(Problem) Please copy each line of the data that includes the string "What".

(Supplied information)

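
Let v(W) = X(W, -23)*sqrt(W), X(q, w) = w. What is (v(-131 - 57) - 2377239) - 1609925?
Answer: -3987164 - 46*I*sqrt(47) ≈ -3.9872e+6 - 315.36*I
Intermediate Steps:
v(W) = -23*sqrt(W)
(v(-131 - 57) - 2377239) - 1609925 = (-23*sqrt(-131 - 57) - 2377239) - 1609925 = (-46*I*sqrt(47) - 2377239) - 1609925 = (-2377239 - 46*I*sqrt(47)) - 1609925 = -3987164 - 46*I*sqrt(47)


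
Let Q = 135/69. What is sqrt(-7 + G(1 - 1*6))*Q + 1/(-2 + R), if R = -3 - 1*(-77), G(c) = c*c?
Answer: 1/72 + 135*sqrt(2)/23 ≈ 8.3147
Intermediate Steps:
G(c) = c**2
Q = 45/23 (Q = 135*(1/69) = 45/23 ≈ 1.9565)
R = 74 (R = -3 + 77 = 74)
sqrt(-7 + G(1 - 1*6))*Q + 1/(-2 + R) = sqrt(-7 + (1 - 1*6)**2)*(45/23) + 1/(-2 + 74) = sqrt(-7 + (1 - 6)**2)*(45/23) + 1/72 = sqrt(-7 + (-5)**2)*(45/23) + 1/72 = sqrt(-7 + 25)*(45/23) + 1/72 = sqrt(18)*(45/23) + 1/72 = (3*sqrt(2))*(45/23) + 1/72 = 135*sqrt(2)/23 + 1/72 = 1/72 + 135*sqrt(2)/23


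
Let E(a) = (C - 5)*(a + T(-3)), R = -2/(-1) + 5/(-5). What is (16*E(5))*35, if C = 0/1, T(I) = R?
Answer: -16800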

(Answer space)
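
Let v(W) = X(W, -23)*sqrt(W), X(q, w) = w. What is (v(-131 - 57) - 2377239) - 1609925?
Let Q = 135/69. What is sqrt(-7 + G(1 - 1*6))*Q + 1/(-2 + R), if R = -3 - 1*(-77), G(c) = c*c?
Let E(a) = (C - 5)*(a + T(-3)), R = -2/(-1) + 5/(-5). What is (16*E(5))*35, if C = 0/1, T(I) = R?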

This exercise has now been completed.